Stored data entries
<<<<

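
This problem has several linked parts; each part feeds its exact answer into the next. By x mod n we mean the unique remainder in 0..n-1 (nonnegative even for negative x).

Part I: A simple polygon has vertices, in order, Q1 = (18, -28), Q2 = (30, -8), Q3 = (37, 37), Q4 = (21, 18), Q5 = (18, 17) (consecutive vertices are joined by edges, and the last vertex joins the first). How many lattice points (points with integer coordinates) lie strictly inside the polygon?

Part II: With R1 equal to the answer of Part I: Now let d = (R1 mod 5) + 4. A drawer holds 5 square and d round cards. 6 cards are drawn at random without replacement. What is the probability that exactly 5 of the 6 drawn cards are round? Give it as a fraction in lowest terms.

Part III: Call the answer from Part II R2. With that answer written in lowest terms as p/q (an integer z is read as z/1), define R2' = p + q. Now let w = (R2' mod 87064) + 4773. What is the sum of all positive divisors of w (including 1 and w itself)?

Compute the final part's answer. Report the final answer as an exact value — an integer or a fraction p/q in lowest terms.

5832

Part I: cross terms: (18*-8 - 30*-28)=696, (30*37 - 37*-8)=1406, (37*18 - 21*37)=-111, (21*17 - 18*18)=33, (18*-28 - 18*17)=-810; twice the area = |1214| = 1214; area = 607; boundary points = 4 + 1 + 1 + 1 + 45 = 52; strictly interior points = area - boundary/2 + 1 = 582; answer 582
Part II: R1 = 582; d = 6; total draws C(11,6) = 462; favorable C(6,5)*C(5,1) = 30; P = 5/77; answer 5/77
Part III: R2 = 5/77; threaded value p + q = 82; w = 4855; 4855 = 5 * 971; sigma = (1 + 5) * (1 + 971) = 6 * 972 = 5832; answer 5832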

>>>>

▸ WORK REQUIRED: Using only the data above, copy out the lines that include the word "What".

▸ RESPONSE TO THIS TASK:
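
Part II: With R1 equal to the answer of Part I: Now let d = (R1 mod 5) + 4. A drawer holds 5 square and d round cards. 6 cards are drawn at random without replacement. What is the probability that exactly 5 of the 6 drawn cards are round? Give it as a fraction in lowest terms.
Part III: Call the answer from Part II R2. With that answer written in lowest terms as p/q (an integer z is read as z/1), define R2' = p + q. Now let w = (R2' mod 87064) + 4773. What is the sum of all positive divisors of w (including 1 and w itself)?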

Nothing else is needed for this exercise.